PROBLEM STATEMENT:
In the records that follow, find the line with "10. a4 + a1 >= 3"; from there, retype every line exactly through the line with "C13: v - u is greater than 0", which also belongs to the answer.
---------- DATASET RECORDS
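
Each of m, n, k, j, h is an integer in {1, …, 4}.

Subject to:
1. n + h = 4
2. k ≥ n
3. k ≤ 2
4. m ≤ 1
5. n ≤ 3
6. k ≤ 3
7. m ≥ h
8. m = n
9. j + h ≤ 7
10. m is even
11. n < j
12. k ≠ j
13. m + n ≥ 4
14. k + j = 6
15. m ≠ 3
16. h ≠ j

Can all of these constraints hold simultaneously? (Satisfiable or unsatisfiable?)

From constraints 2 and 3: n ≤ k ≤ 2. From constraints 4 and 7: h ≤ m ≤ 1. Hence n + h ≤ 3. But constraint 1 requires n + h = 4, and 4 > 3. Contradiction.

Unsatisfiable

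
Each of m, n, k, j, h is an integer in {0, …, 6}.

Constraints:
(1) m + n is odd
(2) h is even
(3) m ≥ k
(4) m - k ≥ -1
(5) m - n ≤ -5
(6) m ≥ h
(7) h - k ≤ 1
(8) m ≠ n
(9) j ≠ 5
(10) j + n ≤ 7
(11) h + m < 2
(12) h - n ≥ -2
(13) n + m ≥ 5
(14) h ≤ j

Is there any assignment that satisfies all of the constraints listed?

Unsatisfiable

Constraints 4, 5, 7, and 12 give k − h ≥ -1, h − n ≥ -2, n − m ≥ 5, m − k ≥ -1.
Adding all 4 inequalities: the left sides telescope to 0, and the right sides sum to (-1) + (-2) + 5 + (-1) = 1. So 0 ≥ 1, which is false.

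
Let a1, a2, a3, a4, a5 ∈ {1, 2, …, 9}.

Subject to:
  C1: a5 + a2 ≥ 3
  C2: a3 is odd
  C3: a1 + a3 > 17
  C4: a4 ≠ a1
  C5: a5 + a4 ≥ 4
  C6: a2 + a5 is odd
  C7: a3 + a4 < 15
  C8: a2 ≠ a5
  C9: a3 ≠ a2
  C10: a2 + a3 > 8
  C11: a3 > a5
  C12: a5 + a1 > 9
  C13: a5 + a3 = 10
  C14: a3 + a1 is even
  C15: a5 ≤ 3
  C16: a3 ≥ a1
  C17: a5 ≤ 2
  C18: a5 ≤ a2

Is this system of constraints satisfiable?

Setting (a1, a2, a3, a4, a5) = (9, 2, 9, 3, 1) satisfies everything: constraint 1: a5 + a2 = 3; constraint 3: a1 + a3 = 18, and the others follow.

Satisfiable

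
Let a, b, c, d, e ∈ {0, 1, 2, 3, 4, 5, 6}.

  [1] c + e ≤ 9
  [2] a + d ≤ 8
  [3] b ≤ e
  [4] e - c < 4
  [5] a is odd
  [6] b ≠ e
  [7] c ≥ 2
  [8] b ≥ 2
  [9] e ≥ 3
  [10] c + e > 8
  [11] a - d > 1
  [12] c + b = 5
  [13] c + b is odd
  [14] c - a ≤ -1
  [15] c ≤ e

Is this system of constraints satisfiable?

Satisfiable

One satisfying assignment is a = 5, b = 2, c = 3, d = 3, e = 6.
For the less obvious constraints — constraint 1: c + e = 9; constraint 2: a + d = 8; constraint 4: e - c = 3 — and the others hold by inspection.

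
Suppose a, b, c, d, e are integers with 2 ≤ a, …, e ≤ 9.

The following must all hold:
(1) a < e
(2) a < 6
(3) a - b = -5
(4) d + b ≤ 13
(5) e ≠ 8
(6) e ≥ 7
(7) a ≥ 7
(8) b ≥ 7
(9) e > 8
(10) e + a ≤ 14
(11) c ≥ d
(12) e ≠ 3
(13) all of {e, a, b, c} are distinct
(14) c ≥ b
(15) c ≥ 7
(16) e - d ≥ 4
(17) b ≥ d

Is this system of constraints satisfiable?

Unsatisfiable

Constraints 6, 7, 8, and 15 confine each of e, a, b, c to the 3 values {7, …, 9} (the domain already gives each ≤ 9).
Constraint 13 requires all 4 of them to be distinct, but only 3 values are available — impossible by the pigeonhole principle.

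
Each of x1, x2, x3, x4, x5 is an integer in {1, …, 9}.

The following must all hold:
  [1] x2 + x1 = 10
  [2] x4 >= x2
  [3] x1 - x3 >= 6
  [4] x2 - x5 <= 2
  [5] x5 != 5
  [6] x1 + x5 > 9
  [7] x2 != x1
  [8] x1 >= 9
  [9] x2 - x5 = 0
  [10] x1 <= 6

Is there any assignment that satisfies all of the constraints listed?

Unsatisfiable

From constraint 8: x1 ≥ 9. From constraint 10: x1 ≤ 6. But 6 < 9, so no value of x1 works.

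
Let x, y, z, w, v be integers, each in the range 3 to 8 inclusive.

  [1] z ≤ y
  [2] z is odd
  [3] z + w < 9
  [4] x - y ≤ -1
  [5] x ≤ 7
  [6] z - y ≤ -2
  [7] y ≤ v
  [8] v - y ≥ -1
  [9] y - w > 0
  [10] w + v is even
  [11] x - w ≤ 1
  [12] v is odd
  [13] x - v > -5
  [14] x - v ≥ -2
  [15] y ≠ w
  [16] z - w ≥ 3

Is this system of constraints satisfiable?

Constraints 6, 8, 11, 14, and 16 give w − x ≥ -1, x − v ≥ -2, v − y ≥ -1, y − z ≥ 2, z − w ≥ 3.
Adding all 5 inequalities: the left sides telescope to 0, and the right sides sum to (-1) + (-2) + (-1) + 2 + 3 = 1. So 0 ≥ 1, which is false.

Unsatisfiable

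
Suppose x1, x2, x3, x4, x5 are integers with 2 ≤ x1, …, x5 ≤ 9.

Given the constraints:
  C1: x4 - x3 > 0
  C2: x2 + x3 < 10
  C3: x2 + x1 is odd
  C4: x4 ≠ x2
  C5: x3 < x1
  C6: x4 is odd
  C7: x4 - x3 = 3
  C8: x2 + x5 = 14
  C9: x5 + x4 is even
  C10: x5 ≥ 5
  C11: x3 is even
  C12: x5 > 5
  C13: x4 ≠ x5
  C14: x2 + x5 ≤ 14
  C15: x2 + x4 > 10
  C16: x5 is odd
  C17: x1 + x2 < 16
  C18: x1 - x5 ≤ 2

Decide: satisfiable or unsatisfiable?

Satisfiable

Setting (x1, x2, x3, x4, x5) = (8, 7, 2, 5, 7) satisfies everything: constraint 1: x4 - x3 = 3; constraint 2: x2 + x3 = 9; constraint 7: x4 - x3 = 3, and the others follow.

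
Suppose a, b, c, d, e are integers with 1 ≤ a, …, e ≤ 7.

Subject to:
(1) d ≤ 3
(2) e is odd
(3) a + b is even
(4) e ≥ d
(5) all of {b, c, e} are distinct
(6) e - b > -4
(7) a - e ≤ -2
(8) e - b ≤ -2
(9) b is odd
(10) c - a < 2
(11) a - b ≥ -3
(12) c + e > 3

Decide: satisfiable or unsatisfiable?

Constraints 7, 8, and 11 give a − b ≥ -3, b − e ≥ 2, e − a ≥ 2.
Adding all 3 inequalities: the left sides telescope to 0, and the right sides sum to (-3) + 2 + 2 = 1. So 0 ≥ 1, which is false.

Unsatisfiable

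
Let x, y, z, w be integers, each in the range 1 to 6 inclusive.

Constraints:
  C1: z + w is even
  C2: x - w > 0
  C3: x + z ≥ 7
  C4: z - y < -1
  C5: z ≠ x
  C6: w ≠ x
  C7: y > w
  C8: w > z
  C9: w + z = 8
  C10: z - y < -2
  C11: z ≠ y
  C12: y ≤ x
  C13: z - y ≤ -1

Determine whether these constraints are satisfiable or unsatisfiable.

The assignment x = 6, y = 6, z = 3, w = 5 works:
  constraint 2 holds since x - w = 1.
  constraint 3 holds since x + z = 9.
The rest check out directly.

Satisfiable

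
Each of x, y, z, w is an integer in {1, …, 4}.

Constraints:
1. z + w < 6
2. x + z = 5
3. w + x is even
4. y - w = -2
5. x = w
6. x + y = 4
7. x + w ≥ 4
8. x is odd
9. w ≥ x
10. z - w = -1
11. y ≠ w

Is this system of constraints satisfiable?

Satisfiable

The assignment x = 3, y = 1, z = 2, w = 3 works:
  constraint 1 holds since z + w = 5.
  constraint 2 holds since x + z = 5.
The rest check out directly.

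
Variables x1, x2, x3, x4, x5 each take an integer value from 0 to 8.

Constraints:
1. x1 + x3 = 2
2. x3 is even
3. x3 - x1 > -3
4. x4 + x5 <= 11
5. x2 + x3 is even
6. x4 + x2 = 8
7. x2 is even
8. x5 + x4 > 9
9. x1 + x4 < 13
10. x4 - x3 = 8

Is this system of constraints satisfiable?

Satisfiable

Take x1 = 2, x2 = 0, x3 = 0, x4 = 8, x5 = 3. Then constraint 1: x1 + x3 = 2; constraint 3: x3 - x1 = -2; constraint 4: x4 + x5 = 11, and every other listed constraint is also met.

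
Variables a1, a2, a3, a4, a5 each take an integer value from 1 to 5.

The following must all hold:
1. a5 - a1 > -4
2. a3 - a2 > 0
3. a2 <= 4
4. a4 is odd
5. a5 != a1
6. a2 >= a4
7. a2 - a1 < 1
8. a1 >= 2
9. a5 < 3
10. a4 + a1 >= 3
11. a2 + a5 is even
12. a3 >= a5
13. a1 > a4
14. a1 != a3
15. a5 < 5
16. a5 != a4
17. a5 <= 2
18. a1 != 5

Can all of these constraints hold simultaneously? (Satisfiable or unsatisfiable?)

Try a1 = 3, a2 = 2, a3 = 5, a4 = 1, a5 = 2.
Check constraint 1: a5 - a1 = -1; constraint 2: a3 - a2 = 3. The remaining constraints are straightforward to verify.

Satisfiable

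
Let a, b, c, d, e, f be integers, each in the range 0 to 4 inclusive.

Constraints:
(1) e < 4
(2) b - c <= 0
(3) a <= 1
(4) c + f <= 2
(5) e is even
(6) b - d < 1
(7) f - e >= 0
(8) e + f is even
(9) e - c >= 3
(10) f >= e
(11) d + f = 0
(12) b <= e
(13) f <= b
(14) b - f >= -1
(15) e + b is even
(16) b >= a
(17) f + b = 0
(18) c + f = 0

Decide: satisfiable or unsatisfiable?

Unsatisfiable

Constraints 2, 7, 9, and 14 give c − b ≥ 0, b − f ≥ -1, f − e ≥ 0, e − c ≥ 3.
Adding all 4 inequalities: the left sides telescope to 0, and the right sides sum to 0 + (-1) + 0 + 3 = 2. So 0 ≥ 2, which is false.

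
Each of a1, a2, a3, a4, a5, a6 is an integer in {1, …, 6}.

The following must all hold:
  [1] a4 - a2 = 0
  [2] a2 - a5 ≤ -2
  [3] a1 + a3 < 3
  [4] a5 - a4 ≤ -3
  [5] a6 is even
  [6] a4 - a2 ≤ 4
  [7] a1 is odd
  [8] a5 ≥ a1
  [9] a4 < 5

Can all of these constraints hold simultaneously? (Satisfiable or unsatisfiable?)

Constraints 2, 4, and 6 give a5 − a2 ≥ 2, a2 − a4 ≥ -4, a4 − a5 ≥ 3.
Adding all 3 inequalities: the left sides telescope to 0, and the right sides sum to 2 + (-4) + 3 = 1. So 0 ≥ 1, which is false.

Unsatisfiable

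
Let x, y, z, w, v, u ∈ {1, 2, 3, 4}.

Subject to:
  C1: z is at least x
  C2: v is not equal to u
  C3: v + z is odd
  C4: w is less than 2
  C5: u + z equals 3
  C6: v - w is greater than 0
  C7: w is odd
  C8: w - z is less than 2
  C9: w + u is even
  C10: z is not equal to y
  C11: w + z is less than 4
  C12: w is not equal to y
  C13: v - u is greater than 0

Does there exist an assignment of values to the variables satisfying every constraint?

Satisfiable

Try x = 1, y = 3, z = 2, w = 1, v = 3, u = 1.
Check constraint 5: u + z = 3; constraint 6: v - w = 2; constraint 8: w - z = -1. The remaining constraints are straightforward to verify.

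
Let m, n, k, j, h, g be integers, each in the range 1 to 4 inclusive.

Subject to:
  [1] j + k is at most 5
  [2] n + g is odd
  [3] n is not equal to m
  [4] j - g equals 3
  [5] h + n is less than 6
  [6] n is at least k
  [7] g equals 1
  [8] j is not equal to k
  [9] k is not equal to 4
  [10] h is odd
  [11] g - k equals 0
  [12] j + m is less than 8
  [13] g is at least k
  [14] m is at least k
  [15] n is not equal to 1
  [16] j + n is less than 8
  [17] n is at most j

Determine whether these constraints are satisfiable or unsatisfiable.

Take m = 3, n = 2, k = 1, j = 4, h = 3, g = 1. Then constraint 1: j + k = 5; constraint 4: j - g = 3, and every other listed constraint is also met.

Satisfiable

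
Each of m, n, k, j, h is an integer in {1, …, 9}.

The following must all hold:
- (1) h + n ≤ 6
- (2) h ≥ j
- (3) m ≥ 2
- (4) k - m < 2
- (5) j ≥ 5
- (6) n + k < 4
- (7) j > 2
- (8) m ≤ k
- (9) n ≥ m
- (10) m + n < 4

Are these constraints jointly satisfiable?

From constraints 2 and 5: h ≥ j ≥ 5. From constraints 3 and 9: n ≥ m ≥ 2. Hence h + n ≥ 7. But constraint 1 requires h + n ≤ 6, and 6 < 7. Contradiction.

Unsatisfiable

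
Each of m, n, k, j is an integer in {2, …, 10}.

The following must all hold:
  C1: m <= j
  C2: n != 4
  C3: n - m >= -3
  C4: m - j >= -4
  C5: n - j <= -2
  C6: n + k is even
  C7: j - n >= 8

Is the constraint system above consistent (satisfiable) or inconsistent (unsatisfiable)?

Constraints 3, 4, and 7 give n − m ≥ -3, m − j ≥ -4, j − n ≥ 8.
Adding all 3 inequalities: the left sides telescope to 0, and the right sides sum to (-3) + (-4) + 8 = 1. So 0 ≥ 1, which is false.

Unsatisfiable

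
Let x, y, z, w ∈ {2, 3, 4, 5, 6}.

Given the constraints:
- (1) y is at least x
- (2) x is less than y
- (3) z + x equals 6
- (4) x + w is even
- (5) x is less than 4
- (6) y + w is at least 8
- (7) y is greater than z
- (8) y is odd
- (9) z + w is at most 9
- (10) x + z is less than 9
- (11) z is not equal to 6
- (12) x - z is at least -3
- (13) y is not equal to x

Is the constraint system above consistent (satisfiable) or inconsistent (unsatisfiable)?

Satisfiable

Take x = 3, y = 5, z = 3, w = 3. Then constraint 3: z + x = 6; constraint 6: y + w = 8, and every other listed constraint is also met.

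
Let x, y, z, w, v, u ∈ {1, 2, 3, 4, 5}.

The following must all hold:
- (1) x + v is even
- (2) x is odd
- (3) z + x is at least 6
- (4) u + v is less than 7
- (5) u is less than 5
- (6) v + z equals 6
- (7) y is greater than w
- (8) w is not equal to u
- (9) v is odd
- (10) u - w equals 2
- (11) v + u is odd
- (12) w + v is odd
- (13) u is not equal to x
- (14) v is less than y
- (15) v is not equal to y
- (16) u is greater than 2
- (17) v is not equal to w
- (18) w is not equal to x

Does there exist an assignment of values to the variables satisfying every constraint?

Satisfiable

Take x = 3, y = 5, z = 5, w = 2, v = 1, u = 4. Then constraint 3: z + x = 8; constraint 4: u + v = 5, and every other listed constraint is also met.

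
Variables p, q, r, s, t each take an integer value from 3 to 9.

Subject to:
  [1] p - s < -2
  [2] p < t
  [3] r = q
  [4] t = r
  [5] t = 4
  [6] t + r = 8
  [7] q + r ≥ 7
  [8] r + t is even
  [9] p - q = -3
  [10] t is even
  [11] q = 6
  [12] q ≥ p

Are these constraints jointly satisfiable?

Constraint 5 fixes t = 4 and constraint 11 fixes q = 6. Constraints 3 and 4 give t = r = q, so t = q. But 4 ≠ 6 — contradiction.

Unsatisfiable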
--------------------
TASK SOLUTION:
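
10. a4 + a1 >= 3
11. a2 + a5 is even
12. a3 >= a5
13. a1 > a4
14. a1 != a3
15. a5 < 5
16. a5 != a4
17. a5 <= 2
18. a1 != 5

Can all of these constraints hold simultaneously? (Satisfiable or unsatisfiable?)

Try a1 = 3, a2 = 2, a3 = 5, a4 = 1, a5 = 2.
Check constraint 1: a5 - a1 = -1; constraint 2: a3 - a2 = 3. The remaining constraints are straightforward to verify.

Satisfiable

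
Let a, b, c, d, e, f be integers, each in the range 0 to 4 inclusive.

Constraints:
(1) e < 4
(2) b - c <= 0
(3) a <= 1
(4) c + f <= 2
(5) e is even
(6) b - d < 1
(7) f - e >= 0
(8) e + f is even
(9) e - c >= 3
(10) f >= e
(11) d + f = 0
(12) b <= e
(13) f <= b
(14) b - f >= -1
(15) e + b is even
(16) b >= a
(17) f + b = 0
(18) c + f = 0

Decide: satisfiable or unsatisfiable?

Unsatisfiable

Constraints 2, 7, 9, and 14 give c − b ≥ 0, b − f ≥ -1, f − e ≥ 0, e − c ≥ 3.
Adding all 4 inequalities: the left sides telescope to 0, and the right sides sum to 0 + (-1) + 0 + 3 = 2. So 0 ≥ 2, which is false.

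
Each of a1, a2, a3, a4, a5, a6 is an integer in {1, …, 6}.

The following must all hold:
  [1] a4 - a2 = 0
  [2] a2 - a5 ≤ -2
  [3] a1 + a3 < 3
  [4] a5 - a4 ≤ -3
  [5] a6 is even
  [6] a4 - a2 ≤ 4
  [7] a1 is odd
  [8] a5 ≥ a1
  [9] a4 < 5

Can all of these constraints hold simultaneously? (Satisfiable or unsatisfiable?)

Constraints 2, 4, and 6 give a5 − a2 ≥ 2, a2 − a4 ≥ -4, a4 − a5 ≥ 3.
Adding all 3 inequalities: the left sides telescope to 0, and the right sides sum to 2 + (-4) + 3 = 1. So 0 ≥ 1, which is false.

Unsatisfiable

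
Let x, y, z, w, v, u ∈ {1, 2, 3, 4}.

Subject to:
  C1: z is at least x
  C2: v is not equal to u
  C3: v + z is odd
  C4: w is less than 2
  C5: u + z equals 3
  C6: v - w is greater than 0
  C7: w is odd
  C8: w - z is less than 2
  C9: w + u is even
  C10: z is not equal to y
  C11: w + z is less than 4
  C12: w is not equal to y
  C13: v - u is greater than 0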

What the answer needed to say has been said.